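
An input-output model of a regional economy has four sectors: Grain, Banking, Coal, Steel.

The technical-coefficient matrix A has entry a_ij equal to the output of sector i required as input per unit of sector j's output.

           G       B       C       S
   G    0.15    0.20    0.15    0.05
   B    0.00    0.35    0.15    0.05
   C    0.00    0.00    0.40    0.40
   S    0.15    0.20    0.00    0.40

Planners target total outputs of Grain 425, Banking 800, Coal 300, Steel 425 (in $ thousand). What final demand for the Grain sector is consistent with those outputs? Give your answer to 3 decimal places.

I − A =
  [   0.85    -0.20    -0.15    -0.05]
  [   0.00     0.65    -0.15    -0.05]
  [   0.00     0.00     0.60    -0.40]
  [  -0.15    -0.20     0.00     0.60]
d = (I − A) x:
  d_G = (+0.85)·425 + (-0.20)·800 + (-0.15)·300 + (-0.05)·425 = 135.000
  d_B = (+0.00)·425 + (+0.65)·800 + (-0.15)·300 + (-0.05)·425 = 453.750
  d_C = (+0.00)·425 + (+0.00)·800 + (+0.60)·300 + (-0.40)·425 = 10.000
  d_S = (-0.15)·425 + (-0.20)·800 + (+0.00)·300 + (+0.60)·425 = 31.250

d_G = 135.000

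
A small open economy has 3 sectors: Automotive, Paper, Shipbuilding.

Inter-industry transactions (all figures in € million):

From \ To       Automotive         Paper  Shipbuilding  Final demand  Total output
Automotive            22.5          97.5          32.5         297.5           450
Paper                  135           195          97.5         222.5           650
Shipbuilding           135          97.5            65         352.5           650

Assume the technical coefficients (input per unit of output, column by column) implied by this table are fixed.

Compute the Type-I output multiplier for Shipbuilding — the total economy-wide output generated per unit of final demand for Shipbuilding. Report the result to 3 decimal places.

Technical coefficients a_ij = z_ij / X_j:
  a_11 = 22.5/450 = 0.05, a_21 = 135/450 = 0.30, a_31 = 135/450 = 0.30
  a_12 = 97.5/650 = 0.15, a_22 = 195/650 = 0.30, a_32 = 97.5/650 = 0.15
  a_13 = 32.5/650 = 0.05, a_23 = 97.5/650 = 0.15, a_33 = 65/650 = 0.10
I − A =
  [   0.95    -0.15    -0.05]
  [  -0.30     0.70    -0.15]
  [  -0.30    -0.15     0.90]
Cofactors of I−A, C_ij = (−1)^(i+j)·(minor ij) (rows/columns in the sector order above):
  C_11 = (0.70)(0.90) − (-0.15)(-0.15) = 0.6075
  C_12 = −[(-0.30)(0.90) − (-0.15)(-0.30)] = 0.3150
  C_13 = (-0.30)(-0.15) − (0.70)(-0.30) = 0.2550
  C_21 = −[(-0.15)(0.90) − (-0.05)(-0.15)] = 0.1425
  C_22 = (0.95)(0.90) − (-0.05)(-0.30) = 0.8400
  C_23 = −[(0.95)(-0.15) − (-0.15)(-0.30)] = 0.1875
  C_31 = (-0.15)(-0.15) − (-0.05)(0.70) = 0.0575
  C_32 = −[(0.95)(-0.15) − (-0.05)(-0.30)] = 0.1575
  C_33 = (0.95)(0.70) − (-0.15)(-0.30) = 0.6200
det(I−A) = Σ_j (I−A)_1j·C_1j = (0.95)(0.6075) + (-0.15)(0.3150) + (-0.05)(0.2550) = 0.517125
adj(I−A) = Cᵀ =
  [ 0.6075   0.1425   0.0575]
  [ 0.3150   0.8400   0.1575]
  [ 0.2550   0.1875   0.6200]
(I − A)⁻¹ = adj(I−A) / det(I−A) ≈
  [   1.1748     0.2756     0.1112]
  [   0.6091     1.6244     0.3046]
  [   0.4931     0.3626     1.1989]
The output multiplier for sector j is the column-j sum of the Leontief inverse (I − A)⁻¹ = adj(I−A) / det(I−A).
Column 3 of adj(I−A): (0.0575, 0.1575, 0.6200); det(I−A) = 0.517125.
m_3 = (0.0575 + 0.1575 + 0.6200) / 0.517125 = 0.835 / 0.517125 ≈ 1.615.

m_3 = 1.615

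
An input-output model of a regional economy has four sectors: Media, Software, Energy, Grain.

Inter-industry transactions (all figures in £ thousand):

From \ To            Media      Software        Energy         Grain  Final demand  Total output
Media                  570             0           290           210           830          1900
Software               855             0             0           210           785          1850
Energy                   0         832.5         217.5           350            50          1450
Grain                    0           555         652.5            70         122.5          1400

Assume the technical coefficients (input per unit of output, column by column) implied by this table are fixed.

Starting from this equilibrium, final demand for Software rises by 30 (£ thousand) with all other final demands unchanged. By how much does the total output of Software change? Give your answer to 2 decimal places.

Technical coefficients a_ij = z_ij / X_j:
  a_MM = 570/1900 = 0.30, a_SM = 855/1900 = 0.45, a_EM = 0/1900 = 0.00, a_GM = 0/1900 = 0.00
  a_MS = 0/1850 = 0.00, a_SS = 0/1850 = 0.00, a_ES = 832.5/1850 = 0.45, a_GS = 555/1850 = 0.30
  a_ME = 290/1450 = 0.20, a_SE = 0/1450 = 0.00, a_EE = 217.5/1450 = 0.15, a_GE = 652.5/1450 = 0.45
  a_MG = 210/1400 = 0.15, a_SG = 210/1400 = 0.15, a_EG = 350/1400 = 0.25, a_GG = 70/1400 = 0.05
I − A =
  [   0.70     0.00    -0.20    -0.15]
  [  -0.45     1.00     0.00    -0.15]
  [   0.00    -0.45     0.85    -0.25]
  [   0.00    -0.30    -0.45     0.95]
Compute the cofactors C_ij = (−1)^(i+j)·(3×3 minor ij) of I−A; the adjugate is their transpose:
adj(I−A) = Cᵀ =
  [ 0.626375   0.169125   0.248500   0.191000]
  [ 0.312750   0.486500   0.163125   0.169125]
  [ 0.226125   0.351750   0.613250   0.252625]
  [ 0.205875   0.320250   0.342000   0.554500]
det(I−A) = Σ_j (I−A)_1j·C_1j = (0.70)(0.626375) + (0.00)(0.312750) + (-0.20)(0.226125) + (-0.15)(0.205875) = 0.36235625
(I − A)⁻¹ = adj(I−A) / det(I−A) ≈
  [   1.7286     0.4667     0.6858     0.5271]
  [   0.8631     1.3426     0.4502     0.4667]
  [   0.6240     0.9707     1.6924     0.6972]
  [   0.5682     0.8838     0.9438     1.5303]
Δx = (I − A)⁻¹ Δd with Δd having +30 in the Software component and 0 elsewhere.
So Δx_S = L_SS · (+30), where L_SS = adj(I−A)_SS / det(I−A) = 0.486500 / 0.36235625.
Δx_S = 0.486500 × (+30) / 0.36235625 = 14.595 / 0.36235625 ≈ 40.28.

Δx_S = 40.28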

* * *

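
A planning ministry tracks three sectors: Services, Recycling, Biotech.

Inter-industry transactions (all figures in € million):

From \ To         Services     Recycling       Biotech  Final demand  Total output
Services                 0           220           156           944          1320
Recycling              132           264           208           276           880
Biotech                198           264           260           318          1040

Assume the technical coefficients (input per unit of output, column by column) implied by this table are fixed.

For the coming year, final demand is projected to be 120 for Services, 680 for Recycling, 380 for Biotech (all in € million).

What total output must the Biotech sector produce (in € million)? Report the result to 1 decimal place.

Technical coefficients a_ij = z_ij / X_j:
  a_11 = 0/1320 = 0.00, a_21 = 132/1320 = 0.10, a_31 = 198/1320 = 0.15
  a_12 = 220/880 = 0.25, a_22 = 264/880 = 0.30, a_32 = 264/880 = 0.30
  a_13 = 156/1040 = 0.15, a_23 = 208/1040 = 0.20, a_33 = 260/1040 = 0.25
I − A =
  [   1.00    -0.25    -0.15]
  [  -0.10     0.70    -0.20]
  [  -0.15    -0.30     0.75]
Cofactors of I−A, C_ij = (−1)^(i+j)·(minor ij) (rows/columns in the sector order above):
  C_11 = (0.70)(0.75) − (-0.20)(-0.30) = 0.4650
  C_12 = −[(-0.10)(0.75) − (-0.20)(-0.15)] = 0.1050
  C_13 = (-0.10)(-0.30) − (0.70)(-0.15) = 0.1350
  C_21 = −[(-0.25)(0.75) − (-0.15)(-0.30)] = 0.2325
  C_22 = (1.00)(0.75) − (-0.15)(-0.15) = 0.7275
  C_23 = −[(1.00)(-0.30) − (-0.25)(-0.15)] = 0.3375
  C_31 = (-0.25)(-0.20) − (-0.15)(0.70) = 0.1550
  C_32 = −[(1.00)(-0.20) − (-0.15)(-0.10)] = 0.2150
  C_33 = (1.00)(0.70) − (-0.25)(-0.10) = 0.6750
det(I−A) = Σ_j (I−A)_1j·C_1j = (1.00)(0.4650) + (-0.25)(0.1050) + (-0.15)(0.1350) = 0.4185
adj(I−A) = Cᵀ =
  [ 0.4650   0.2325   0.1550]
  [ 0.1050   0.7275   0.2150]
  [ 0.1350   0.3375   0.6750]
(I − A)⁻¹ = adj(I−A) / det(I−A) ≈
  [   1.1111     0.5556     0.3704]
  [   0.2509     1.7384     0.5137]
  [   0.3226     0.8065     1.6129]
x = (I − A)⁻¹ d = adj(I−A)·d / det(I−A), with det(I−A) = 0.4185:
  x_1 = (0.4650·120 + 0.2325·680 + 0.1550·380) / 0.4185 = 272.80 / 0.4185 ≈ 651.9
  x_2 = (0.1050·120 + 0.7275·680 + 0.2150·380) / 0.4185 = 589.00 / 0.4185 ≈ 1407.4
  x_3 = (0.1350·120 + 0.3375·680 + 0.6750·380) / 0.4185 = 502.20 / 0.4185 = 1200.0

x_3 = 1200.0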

* * *

> _TASK PROMPT_: Take every line of the material that contains the word "Media", and copy it.

> _RESPONSE AREA_:
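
An input-output model of a regional economy has four sectors: Media, Software, Energy, Grain.
From \ To            Media      Software        Energy         Grain  Final demand  Total output
Media                  570             0           290           210           830          1900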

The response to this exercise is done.